*** Opening of MATERIAL FOR THIS TASK ***

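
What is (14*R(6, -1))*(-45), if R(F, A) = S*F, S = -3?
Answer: 11340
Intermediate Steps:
R(F, A) = -3*F
(14*R(6, -1))*(-45) = (14*(-3*6))*(-45) = (14*(-18))*(-45) = -252*(-45) = 11340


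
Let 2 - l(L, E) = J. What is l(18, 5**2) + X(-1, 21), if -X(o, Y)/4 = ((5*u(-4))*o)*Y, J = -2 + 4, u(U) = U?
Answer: -1680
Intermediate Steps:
J = 2
X(o, Y) = 80*Y*o (X(o, Y) = -4*(5*(-4))*o*Y = -4*(-20*o)*Y = -(-80)*Y*o = 80*Y*o)
l(L, E) = 0 (l(L, E) = 2 - 1*2 = 2 - 2 = 0)
l(18, 5**2) + X(-1, 21) = 0 + 80*21*(-1) = 0 - 1680 = -1680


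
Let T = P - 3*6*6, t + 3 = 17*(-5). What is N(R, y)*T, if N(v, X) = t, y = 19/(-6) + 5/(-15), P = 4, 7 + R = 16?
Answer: 9152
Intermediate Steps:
t = -88 (t = -3 + 17*(-5) = -3 - 85 = -88)
R = 9 (R = -7 + 16 = 9)
y = -7/2 (y = 19*(-⅙) + 5*(-1/15) = -19/6 - ⅓ = -7/2 ≈ -3.5000)
N(v, X) = -88
T = -104 (T = 4 - 3*6*6 = 4 - 18*6 = 4 - 1*108 = 4 - 108 = -104)
N(R, y)*T = -88*(-104) = 9152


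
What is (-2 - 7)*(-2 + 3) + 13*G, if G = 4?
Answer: 43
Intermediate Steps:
(-2 - 7)*(-2 + 3) + 13*G = (-2 - 7)*(-2 + 3) + 13*4 = -9*1 + 52 = -9 + 52 = 43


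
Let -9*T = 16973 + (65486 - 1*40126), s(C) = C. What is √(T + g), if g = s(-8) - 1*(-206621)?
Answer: 4*√113574/3 ≈ 449.34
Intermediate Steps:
g = 206613 (g = -8 - 1*(-206621) = -8 + 206621 = 206613)
T = -14111/3 (T = -(16973 + (65486 - 1*40126))/9 = -(16973 + (65486 - 40126))/9 = -(16973 + 25360)/9 = -⅑*42333 = -14111/3 ≈ -4703.7)
√(T + g) = √(-14111/3 + 206613) = √(605728/3) = 4*√113574/3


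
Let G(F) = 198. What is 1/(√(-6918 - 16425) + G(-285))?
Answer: 66/20849 - I*√23343/62547 ≈ 0.0031656 - 0.0024427*I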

*** Close of MATERIAL FOR THIS TASK ***

▸ **ACTIVITY**
All lines with the word "What" are needed; pull them from the entries and copy each.

▸ **EXERCISE OUTPUT**
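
What is (14*R(6, -1))*(-45), if R(F, A) = S*F, S = -3?
Let 2 - l(L, E) = J. What is l(18, 5**2) + X(-1, 21), if -X(o, Y)/4 = ((5*u(-4))*o)*Y, J = -2 + 4, u(U) = U?
Let T = P - 3*6*6, t + 3 = 17*(-5). What is N(R, y)*T, if N(v, X) = t, y = 19/(-6) + 5/(-15), P = 4, 7 + R = 16?
What is (-2 - 7)*(-2 + 3) + 13*G, if G = 4?
Let -9*T = 16973 + (65486 - 1*40126), s(C) = C. What is √(T + g), if g = s(-8) - 1*(-206621)?
Let G(F) = 198. What is 1/(√(-6918 - 16425) + G(-285))?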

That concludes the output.